What you will do. Please reproduce each of the following entries exactly.
*** Listed entries
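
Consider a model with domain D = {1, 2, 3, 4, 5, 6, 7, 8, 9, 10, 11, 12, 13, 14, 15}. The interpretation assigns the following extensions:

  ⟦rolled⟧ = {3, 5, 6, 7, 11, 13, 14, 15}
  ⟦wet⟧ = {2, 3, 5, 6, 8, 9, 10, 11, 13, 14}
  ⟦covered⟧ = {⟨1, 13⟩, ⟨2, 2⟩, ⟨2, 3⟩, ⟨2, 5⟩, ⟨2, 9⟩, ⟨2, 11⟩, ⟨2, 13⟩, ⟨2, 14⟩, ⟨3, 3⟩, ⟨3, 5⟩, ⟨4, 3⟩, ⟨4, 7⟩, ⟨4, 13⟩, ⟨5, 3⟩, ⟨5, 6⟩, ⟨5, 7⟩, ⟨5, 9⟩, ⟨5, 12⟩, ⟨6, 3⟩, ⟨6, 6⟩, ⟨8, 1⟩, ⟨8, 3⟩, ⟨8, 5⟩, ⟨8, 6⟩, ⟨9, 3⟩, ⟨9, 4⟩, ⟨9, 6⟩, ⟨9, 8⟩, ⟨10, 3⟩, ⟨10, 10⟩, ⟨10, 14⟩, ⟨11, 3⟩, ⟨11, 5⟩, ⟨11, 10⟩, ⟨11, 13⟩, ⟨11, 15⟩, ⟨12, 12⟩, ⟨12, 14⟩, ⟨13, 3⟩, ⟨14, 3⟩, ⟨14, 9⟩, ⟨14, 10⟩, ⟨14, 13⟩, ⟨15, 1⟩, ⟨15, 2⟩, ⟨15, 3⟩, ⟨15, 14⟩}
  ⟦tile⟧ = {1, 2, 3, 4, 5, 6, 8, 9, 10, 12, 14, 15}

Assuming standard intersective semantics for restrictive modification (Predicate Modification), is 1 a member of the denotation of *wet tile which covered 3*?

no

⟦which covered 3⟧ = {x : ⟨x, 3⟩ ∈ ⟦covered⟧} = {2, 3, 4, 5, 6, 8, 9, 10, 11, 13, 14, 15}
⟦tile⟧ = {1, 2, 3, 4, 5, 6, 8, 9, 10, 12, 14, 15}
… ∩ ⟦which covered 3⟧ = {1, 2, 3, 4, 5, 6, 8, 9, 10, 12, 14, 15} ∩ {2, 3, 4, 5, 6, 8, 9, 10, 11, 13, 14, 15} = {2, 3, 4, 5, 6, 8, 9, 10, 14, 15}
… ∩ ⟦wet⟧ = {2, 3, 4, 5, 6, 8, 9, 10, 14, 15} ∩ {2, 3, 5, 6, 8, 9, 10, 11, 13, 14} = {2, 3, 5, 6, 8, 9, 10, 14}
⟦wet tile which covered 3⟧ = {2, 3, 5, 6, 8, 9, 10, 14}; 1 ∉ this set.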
******
Output for this exercise.
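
Consider a model with domain D = {1, 2, 3, 4, 5, 6, 7, 8, 9, 10, 11, 12, 13, 14, 15}. The interpretation assigns the following extensions:

  ⟦rolled⟧ = {3, 5, 6, 7, 11, 13, 14, 15}
  ⟦wet⟧ = {2, 3, 5, 6, 8, 9, 10, 11, 13, 14}
  ⟦covered⟧ = {⟨1, 13⟩, ⟨2, 2⟩, ⟨2, 3⟩, ⟨2, 5⟩, ⟨2, 9⟩, ⟨2, 11⟩, ⟨2, 13⟩, ⟨2, 14⟩, ⟨3, 3⟩, ⟨3, 5⟩, ⟨4, 3⟩, ⟨4, 7⟩, ⟨4, 13⟩, ⟨5, 3⟩, ⟨5, 6⟩, ⟨5, 7⟩, ⟨5, 9⟩, ⟨5, 12⟩, ⟨6, 3⟩, ⟨6, 6⟩, ⟨8, 1⟩, ⟨8, 3⟩, ⟨8, 5⟩, ⟨8, 6⟩, ⟨9, 3⟩, ⟨9, 4⟩, ⟨9, 6⟩, ⟨9, 8⟩, ⟨10, 3⟩, ⟨10, 10⟩, ⟨10, 14⟩, ⟨11, 3⟩, ⟨11, 5⟩, ⟨11, 10⟩, ⟨11, 13⟩, ⟨11, 15⟩, ⟨12, 12⟩, ⟨12, 14⟩, ⟨13, 3⟩, ⟨14, 3⟩, ⟨14, 9⟩, ⟨14, 10⟩, ⟨14, 13⟩, ⟨15, 1⟩, ⟨15, 2⟩, ⟨15, 3⟩, ⟨15, 14⟩}
  ⟦tile⟧ = {1, 2, 3, 4, 5, 6, 8, 9, 10, 12, 14, 15}

Assuming standard intersective semantics for restrictive modification (Predicate Modification), is 1 a member of the denotation of *wet tile which covered 3*?

no

⟦which covered 3⟧ = {x : ⟨x, 3⟩ ∈ ⟦covered⟧} = {2, 3, 4, 5, 6, 8, 9, 10, 11, 13, 14, 15}
⟦tile⟧ = {1, 2, 3, 4, 5, 6, 8, 9, 10, 12, 14, 15}
… ∩ ⟦which covered 3⟧ = {1, 2, 3, 4, 5, 6, 8, 9, 10, 12, 14, 15} ∩ {2, 3, 4, 5, 6, 8, 9, 10, 11, 13, 14, 15} = {2, 3, 4, 5, 6, 8, 9, 10, 14, 15}
… ∩ ⟦wet⟧ = {2, 3, 4, 5, 6, 8, 9, 10, 14, 15} ∩ {2, 3, 5, 6, 8, 9, 10, 11, 13, 14} = {2, 3, 5, 6, 8, 9, 10, 14}
⟦wet tile which covered 3⟧ = {2, 3, 5, 6, 8, 9, 10, 14}; 1 ∉ this set.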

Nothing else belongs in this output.